**WHAT YOU WILL DO**. All lines from the one containing "Here is the" to the end of the entries below must be output exactly, and no other lines.

**GIVEN DATA**.
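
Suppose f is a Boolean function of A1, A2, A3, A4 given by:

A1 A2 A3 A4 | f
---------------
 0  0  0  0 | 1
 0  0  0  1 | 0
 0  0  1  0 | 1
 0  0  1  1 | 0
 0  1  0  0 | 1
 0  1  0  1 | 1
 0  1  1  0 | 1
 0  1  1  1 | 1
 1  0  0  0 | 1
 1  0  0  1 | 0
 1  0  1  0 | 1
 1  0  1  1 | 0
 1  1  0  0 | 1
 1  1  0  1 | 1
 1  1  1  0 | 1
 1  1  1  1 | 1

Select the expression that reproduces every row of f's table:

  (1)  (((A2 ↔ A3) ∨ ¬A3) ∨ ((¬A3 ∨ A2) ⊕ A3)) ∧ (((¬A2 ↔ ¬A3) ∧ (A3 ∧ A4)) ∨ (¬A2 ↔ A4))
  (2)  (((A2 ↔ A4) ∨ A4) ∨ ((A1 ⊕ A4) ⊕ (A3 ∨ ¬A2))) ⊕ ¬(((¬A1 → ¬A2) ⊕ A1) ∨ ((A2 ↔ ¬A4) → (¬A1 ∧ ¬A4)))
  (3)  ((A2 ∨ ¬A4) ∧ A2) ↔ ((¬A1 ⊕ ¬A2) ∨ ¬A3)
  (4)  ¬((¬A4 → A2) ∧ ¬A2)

4

(1) disagrees with f on (0,0,0,0) (formula → 0, table → 1); rule it out.
(2) disagrees with f on (0,0,0,1) (formula → 1, table → 0); rule it out.
(3) disagrees with f on (0,0,0,0) (formula → 0, table → 1); rule it out.
(4) is the remaining candidate, and it agrees with f on all 16 inputs.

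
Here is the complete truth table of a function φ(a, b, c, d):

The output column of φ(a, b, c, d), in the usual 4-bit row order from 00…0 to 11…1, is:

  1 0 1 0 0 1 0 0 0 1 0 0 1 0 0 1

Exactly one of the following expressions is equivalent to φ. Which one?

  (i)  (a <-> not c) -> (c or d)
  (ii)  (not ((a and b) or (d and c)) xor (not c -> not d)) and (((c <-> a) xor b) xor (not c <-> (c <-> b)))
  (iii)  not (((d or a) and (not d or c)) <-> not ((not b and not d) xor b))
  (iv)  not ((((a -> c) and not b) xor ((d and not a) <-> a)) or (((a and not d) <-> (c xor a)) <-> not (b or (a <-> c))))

iv

(i): at (0,0,0,1) it gives 1, but φ = 0 — eliminated.
(ii): at (0,0,0,0) it gives 0, but φ = 1 — eliminated.
(iii): at (0,0,0,0) it gives 0, but φ = 1 — eliminated.
(iv) is the remaining candidate, and it agrees with φ on all 16 inputs.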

**ANSWER BOX**.
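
Here is the complete truth table of a function φ(a, b, c, d):

The output column of φ(a, b, c, d), in the usual 4-bit row order from 00…0 to 11…1, is:

  1 0 1 0 0 1 0 0 0 1 0 0 1 0 0 1

Exactly one of the following expressions is equivalent to φ. Which one?

  (i)  (a <-> not c) -> (c or d)
  (ii)  (not ((a and b) or (d and c)) xor (not c -> not d)) and (((c <-> a) xor b) xor (not c <-> (c <-> b)))
  (iii)  not (((d or a) and (not d or c)) <-> not ((not b and not d) xor b))
  (iv)  not ((((a -> c) and not b) xor ((d and not a) <-> a)) or (((a and not d) <-> (c xor a)) <-> not (b or (a <-> c))))

iv

(i): at (0,0,0,1) it gives 1, but φ = 0 — eliminated.
(ii): at (0,0,0,0) it gives 0, but φ = 1 — eliminated.
(iii): at (0,0,0,0) it gives 0, but φ = 1 — eliminated.
(iv) is the remaining candidate, and it agrees with φ on all 16 inputs.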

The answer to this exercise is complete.